Data extracted from a collection:
========================
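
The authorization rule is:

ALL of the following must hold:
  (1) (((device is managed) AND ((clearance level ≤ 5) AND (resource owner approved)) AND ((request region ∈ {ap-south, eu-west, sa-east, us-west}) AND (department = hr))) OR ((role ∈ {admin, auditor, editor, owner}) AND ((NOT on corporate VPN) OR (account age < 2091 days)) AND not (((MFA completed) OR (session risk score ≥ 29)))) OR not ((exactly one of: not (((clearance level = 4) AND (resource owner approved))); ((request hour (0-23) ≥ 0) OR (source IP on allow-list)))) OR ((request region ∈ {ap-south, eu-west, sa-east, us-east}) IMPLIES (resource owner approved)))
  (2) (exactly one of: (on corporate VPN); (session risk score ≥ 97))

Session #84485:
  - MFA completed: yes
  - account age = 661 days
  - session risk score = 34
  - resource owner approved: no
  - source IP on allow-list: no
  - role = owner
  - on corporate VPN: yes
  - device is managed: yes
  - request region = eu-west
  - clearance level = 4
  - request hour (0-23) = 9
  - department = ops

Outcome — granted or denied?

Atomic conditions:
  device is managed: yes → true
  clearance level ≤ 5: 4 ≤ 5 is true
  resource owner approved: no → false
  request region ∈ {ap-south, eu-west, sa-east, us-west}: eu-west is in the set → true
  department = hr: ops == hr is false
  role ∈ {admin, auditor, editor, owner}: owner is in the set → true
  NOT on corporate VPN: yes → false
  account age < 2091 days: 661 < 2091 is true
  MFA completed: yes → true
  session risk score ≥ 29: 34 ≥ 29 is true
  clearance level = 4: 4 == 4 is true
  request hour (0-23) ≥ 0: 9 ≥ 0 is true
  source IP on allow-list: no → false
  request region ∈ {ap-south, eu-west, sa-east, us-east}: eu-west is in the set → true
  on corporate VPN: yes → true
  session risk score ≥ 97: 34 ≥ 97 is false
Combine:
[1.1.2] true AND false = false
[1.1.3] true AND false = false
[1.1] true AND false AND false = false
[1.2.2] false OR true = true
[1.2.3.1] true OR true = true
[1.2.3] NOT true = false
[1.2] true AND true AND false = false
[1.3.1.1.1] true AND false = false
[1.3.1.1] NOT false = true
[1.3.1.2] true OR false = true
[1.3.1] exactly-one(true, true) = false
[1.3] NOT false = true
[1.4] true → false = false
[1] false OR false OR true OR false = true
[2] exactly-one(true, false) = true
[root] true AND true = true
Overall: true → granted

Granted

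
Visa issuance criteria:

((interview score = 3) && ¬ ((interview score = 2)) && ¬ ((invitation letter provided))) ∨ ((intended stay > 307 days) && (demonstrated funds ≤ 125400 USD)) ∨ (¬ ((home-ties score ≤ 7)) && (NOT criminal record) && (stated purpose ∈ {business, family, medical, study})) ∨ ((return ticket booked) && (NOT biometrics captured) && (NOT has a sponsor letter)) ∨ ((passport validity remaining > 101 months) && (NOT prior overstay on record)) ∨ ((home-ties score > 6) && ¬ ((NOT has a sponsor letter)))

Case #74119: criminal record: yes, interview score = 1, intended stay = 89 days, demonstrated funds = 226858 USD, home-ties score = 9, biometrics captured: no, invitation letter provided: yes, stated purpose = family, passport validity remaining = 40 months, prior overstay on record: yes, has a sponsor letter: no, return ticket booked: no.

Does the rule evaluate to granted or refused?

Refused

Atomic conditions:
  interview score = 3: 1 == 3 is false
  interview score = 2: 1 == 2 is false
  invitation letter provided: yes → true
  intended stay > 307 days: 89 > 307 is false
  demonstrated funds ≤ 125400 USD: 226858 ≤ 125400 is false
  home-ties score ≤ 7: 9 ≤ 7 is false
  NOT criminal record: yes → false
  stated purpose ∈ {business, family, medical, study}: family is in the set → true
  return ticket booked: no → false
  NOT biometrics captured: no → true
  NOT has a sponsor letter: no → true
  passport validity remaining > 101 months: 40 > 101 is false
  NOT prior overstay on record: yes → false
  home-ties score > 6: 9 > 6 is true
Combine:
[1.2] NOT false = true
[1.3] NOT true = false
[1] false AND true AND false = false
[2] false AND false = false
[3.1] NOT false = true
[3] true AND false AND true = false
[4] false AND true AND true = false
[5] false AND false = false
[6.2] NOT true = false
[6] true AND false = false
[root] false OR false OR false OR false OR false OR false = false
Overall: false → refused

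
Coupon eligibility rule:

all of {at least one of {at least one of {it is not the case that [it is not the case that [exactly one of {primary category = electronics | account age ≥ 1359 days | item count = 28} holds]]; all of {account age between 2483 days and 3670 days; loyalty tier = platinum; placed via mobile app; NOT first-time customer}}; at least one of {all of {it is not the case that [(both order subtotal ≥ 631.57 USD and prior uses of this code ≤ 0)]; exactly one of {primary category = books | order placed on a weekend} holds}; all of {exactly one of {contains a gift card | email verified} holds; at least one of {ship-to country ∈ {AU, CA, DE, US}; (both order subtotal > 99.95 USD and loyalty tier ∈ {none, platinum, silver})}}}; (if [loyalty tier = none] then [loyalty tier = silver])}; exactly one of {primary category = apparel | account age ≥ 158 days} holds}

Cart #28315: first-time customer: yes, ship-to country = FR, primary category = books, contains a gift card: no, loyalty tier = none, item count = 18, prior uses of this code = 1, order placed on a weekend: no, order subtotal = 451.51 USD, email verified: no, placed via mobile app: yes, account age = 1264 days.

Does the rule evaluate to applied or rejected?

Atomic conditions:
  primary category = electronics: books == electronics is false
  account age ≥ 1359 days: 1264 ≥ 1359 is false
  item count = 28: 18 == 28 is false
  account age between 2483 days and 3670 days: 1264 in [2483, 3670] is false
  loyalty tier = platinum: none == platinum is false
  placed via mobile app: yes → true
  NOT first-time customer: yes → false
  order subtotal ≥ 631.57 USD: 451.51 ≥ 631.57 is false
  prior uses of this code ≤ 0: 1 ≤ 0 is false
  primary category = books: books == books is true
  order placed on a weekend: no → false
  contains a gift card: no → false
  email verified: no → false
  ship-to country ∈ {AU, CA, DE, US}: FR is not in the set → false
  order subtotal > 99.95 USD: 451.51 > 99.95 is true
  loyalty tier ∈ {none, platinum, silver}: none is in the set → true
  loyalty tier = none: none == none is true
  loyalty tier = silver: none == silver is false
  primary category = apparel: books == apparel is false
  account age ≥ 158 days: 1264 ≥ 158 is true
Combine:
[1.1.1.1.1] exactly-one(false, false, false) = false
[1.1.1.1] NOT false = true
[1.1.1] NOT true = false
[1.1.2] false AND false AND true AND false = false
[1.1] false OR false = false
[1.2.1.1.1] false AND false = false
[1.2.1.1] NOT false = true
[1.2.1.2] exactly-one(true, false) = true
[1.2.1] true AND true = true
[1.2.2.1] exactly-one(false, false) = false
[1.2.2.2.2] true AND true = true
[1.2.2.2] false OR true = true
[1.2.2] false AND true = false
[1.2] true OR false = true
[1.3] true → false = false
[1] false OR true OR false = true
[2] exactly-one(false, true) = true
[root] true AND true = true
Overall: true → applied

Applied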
========================
▶ **EXERCISE DIRECTIONS**
One stretch of the lines above is wanted, from the line that contains "- on corporate VPN: yes" through the line that contains "- department = ops". Output it exactly.

▶ **SOLUTION FOR THIS TASK**
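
  - on corporate VPN: yes
  - device is managed: yes
  - request region = eu-west
  - clearance level = 4
  - request hour (0-23) = 9
  - department = ops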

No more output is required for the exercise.